## ASSIGNMENT
Write the entries out again. Every character must match.

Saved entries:
-------------------------

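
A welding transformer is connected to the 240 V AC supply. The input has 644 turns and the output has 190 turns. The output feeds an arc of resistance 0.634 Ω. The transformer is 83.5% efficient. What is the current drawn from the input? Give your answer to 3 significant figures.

I_in ≈ 39.5 A

V_out = 240 × 190/644 = 70.807 V.
I_out = V_out/R = 70.807/0.634 = 111.68 A.
P_out = V_out I_out = 70.807 × 111.68 = 7908.0 W.
P_in = P_out/η = 7908.0/0.835 = 9470.7 W.
I_in = P_in/V_in = 9470.7/240 = 39.5 A.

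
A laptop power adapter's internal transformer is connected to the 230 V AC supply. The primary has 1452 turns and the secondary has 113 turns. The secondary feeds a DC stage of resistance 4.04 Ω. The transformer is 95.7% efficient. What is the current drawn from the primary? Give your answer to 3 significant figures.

I_p ≈ 0.360 A

V_s = 230 × 113/1452 = 17.899 V.
I_s = V_s/R = 17.899/4.04 = 4.4306 A.
P_out = V_s I_s = 17.899 × 4.4306 = 79.305 W.
P_in = P_out/η = 79.305/0.957 = 82.868 W.
I_p = P_in/V_p = 82.868/230 = 0.360 A.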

-------------------------

## ANSWER BELOW
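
A welding transformer is connected to the 240 V AC supply. The input has 644 turns and the output has 190 turns. The output feeds an arc of resistance 0.634 Ω. The transformer is 83.5% efficient. What is the current drawn from the input? Give your answer to 3 significant figures.

I_in ≈ 39.5 A

V_out = 240 × 190/644 = 70.807 V.
I_out = V_out/R = 70.807/0.634 = 111.68 A.
P_out = V_out I_out = 70.807 × 111.68 = 7908.0 W.
P_in = P_out/η = 7908.0/0.835 = 9470.7 W.
I_in = P_in/V_in = 9470.7/240 = 39.5 A.

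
A laptop power adapter's internal transformer is connected to the 230 V AC supply. The primary has 1452 turns and the secondary has 113 turns. The secondary feeds a DC stage of resistance 4.04 Ω. The transformer is 95.7% efficient. What is the current drawn from the primary? Give your answer to 3 significant figures.

I_p ≈ 0.360 A

V_s = 230 × 113/1452 = 17.899 V.
I_s = V_s/R = 17.899/4.04 = 4.4306 A.
P_out = V_s I_s = 17.899 × 4.4306 = 79.305 W.
P_in = P_out/η = 79.305/0.957 = 82.868 W.
I_p = P_in/V_p = 82.868/230 = 0.360 A.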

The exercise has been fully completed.